Task description
The full listing needs to be output exactly.

Supplied material
★ ★ ★ ★
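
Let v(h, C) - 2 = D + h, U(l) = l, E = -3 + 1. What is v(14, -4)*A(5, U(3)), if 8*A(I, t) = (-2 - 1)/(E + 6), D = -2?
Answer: -21/16 ≈ -1.3125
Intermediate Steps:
E = -2
A(I, t) = -3/32 (A(I, t) = ((-2 - 1)/(-2 + 6))/8 = (-3/4)/8 = (-3*1/4)/8 = (1/8)*(-3/4) = -3/32)
v(h, C) = h (v(h, C) = 2 + (-2 + h) = h)
v(14, -4)*A(5, U(3)) = 14*(-3/32) = -21/16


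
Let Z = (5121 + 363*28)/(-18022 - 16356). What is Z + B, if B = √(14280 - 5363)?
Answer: -15285/34378 + √8917 ≈ 93.985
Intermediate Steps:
Z = -15285/34378 (Z = (5121 + 10164)/(-34378) = 15285*(-1/34378) = -15285/34378 ≈ -0.44462)
B = √8917 ≈ 94.430
Z + B = -15285/34378 + √8917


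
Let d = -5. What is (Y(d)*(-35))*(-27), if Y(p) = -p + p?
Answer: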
★ ★ ★ ★
Problem solution
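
Let v(h, C) - 2 = D + h, U(l) = l, E = -3 + 1. What is v(14, -4)*A(5, U(3)), if 8*A(I, t) = (-2 - 1)/(E + 6), D = -2?
Answer: -21/16 ≈ -1.3125
Intermediate Steps:
E = -2
A(I, t) = -3/32 (A(I, t) = ((-2 - 1)/(-2 + 6))/8 = (-3/4)/8 = (-3*1/4)/8 = (1/8)*(-3/4) = -3/32)
v(h, C) = h (v(h, C) = 2 + (-2 + h) = h)
v(14, -4)*A(5, U(3)) = 14*(-3/32) = -21/16


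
Let Z = (5121 + 363*28)/(-18022 - 16356). What is Z + B, if B = √(14280 - 5363)?
Answer: -15285/34378 + √8917 ≈ 93.985
Intermediate Steps:
Z = -15285/34378 (Z = (5121 + 10164)/(-34378) = 15285*(-1/34378) = -15285/34378 ≈ -0.44462)
B = √8917 ≈ 94.430
Z + B = -15285/34378 + √8917


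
Let d = -5. What is (Y(d)*(-35))*(-27), if Y(p) = -p + p?
Answer: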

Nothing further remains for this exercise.